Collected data

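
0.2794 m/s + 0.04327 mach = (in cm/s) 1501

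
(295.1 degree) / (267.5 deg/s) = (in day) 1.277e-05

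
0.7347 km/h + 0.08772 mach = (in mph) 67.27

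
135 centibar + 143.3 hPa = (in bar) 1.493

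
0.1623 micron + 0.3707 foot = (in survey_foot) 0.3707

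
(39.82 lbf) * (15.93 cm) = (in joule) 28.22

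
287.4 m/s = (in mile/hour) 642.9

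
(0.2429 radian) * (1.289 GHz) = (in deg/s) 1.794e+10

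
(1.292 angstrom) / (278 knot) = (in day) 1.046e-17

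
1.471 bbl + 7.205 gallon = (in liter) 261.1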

REQUIRED ACTION >>
If the word "mach" appears in a line above, copy that line.

ANSWER FOR THIS EXERCISE >>
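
0.2794 m/s + 0.04327 mach = (in cm/s) 1501
0.7347 km/h + 0.08772 mach = (in mph) 67.27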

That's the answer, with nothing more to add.